> _YOUR TASK_
If a line in the material below has the word "club", copy it.

> _DATA LISTING_

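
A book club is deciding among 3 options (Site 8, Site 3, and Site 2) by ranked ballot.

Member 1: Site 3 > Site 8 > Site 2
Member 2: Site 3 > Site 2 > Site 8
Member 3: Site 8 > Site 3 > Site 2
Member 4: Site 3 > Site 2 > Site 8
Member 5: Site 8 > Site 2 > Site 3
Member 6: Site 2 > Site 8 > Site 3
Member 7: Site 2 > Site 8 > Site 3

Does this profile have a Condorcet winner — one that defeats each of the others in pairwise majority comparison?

No

Head-to-head results (7 voters total):
Site 8 vs Site 3: Site 8 wins 4–3.
Site 8 vs Site 2: Site 2 wins 4–3.
Site 3 vs Site 2: Site 3 wins 4–3.
No candidate beats all others: Site 8 beats Site 3 beats Site 2 beats Site 8, a majority cycle.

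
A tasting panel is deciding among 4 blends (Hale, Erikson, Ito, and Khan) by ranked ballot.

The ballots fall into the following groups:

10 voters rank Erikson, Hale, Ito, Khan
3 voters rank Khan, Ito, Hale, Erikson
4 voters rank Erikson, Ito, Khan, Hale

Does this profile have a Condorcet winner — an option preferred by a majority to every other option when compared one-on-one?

Head-to-head results (17 voters total):
Hale vs Erikson: Erikson wins 14–3.
Hale vs Ito: Hale wins 10–7.
Hale vs Khan: Hale wins 10–7.
Erikson vs Ito: Erikson wins 14–3.
Erikson vs Khan: Erikson wins 14–3.
Ito vs Khan: Ito wins 14–3.
Erikson beats each rival — Hale (14–3), Ito (14–3), Khan (14–3) — so Erikson is the Condorcet winner.

Yes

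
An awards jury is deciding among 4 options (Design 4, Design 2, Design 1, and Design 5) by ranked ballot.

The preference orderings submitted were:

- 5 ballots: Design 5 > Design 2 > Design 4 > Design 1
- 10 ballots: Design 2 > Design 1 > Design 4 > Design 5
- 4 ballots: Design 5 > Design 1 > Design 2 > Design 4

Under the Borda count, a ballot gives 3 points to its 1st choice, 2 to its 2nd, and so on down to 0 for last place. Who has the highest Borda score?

Design 2

Borda scores:
  Design 4: 5·1 + 10·1 + 4·0 = 15
  Design 2: 5·2 + 10·3 + 4·1 = 44
  Design 1: 5·0 + 10·2 + 4·2 = 28
  Design 5: 5·3 + 10·0 + 4·3 = 27
Design 2 has the highest total.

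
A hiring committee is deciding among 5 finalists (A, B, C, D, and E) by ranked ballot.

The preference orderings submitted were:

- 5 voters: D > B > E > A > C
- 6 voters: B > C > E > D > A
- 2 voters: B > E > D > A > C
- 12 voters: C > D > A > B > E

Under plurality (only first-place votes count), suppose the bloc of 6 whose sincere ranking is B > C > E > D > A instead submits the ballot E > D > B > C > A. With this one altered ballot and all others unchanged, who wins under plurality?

C

First-place totals with the altered ballot: A 0, B 2, C 12, D 5, E 6.
The winner is unchanged: still C.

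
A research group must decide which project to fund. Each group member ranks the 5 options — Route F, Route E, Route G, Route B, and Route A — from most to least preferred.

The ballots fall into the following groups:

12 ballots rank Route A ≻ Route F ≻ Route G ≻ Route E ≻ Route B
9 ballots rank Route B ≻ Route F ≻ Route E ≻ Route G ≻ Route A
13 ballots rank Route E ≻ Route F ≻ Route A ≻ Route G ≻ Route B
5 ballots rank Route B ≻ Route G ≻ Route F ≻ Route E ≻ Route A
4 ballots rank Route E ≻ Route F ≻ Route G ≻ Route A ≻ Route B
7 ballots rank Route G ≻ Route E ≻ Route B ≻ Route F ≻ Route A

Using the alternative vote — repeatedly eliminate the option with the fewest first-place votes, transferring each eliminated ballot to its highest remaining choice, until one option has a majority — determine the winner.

Round 1: Route E 17, Route B 14, Route A 12, Route G 7, Route F 0. Route F has the fewest and is eliminated.
Round 2: Route E 17, Route B 14, Route A 12, Route G 7. Route G has the fewest and is eliminated.
Round 3: Route E 24, Route B 14, Route A 12. Route A has the fewest and is eliminated.
Round 4: Route E 36, Route B 14. Route E has a majority.

Route E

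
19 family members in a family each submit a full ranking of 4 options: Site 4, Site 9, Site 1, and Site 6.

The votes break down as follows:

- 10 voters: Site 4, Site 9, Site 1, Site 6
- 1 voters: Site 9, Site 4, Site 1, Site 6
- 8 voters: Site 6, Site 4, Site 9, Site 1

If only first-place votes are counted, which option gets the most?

First-place vote totals:
  Site 4: 10
  Site 9: 1
  Site 1: 0
  Site 6: 8
Site 4 has the most first-place votes.

Site 4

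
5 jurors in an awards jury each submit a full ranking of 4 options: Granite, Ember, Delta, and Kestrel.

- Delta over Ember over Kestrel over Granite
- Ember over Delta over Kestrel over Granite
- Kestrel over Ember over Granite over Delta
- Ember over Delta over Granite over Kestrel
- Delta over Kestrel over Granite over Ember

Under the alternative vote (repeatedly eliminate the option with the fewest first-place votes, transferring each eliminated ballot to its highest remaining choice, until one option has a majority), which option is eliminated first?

Round 1: Ember 2, Delta 2, Kestrel 1, Granite 0. Granite has the fewest and is eliminated.
Round 2: Ember 2, Delta 2, Kestrel 1. Kestrel has the fewest and is eliminated.
Round 3: Ember 3, Delta 2. Ember has a majority.

Granite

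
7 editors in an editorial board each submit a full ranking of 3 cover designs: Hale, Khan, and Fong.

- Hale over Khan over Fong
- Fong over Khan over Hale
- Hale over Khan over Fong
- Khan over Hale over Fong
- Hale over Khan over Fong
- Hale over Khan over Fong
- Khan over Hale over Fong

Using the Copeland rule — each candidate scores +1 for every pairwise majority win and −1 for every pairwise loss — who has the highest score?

Hale

Pairwise results:
  Hale vs Khan: Hale wins 4–3.
  Hale vs Fong: Hale wins 6–1.
  Khan vs Fong: Khan wins 6–1.
Copeland scores (wins − losses):
  Hale: 2 − 0 = 2
  Khan: 1 − 1 = 0
  Fong: 0 − 2 = -2
Hale has the best Copeland score.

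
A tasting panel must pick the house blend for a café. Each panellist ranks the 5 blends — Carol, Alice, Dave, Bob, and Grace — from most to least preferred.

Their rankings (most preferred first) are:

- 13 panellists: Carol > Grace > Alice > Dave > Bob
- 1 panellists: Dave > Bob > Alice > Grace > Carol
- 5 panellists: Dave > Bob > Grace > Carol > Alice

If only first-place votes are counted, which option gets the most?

First-place vote totals:
  Carol: 13
  Alice: 0
  Dave: 6
  Bob: 0
  Grace: 0
Carol has the most first-place votes.

Carol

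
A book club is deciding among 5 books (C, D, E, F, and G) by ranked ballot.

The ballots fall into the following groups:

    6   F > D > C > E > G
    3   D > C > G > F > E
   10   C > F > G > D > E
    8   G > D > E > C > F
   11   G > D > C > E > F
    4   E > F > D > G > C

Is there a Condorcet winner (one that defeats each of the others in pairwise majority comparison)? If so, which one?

G

Head-to-head results (42 voters total):
C vs D: D wins 32–10.
C vs E: C wins 30–12.
C vs F: C wins 32–10.
C vs G: G wins 23–19.
D vs E: D wins 38–4.
D vs F: D wins 22–20.
D vs G: G wins 29–13.
E vs F: E wins 23–19.
E vs G: G wins 32–10.
F vs G: G wins 22–20.
G beats each rival — C (23–19), D (29–13), E (32–10), F (22–20) — so G is the Condorcet winner.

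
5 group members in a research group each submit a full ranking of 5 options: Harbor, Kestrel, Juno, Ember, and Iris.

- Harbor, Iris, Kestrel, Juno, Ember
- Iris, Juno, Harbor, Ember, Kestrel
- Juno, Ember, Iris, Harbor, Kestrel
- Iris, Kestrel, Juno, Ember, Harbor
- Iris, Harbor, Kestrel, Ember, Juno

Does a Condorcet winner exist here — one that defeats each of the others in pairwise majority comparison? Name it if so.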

> _SOLUTION BELOW_
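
A book club is deciding among 3 options (Site 8, Site 3, and Site 2) by ranked ballot.
A book club is deciding among 5 books (C, D, E, F, and G) by ranked ballot.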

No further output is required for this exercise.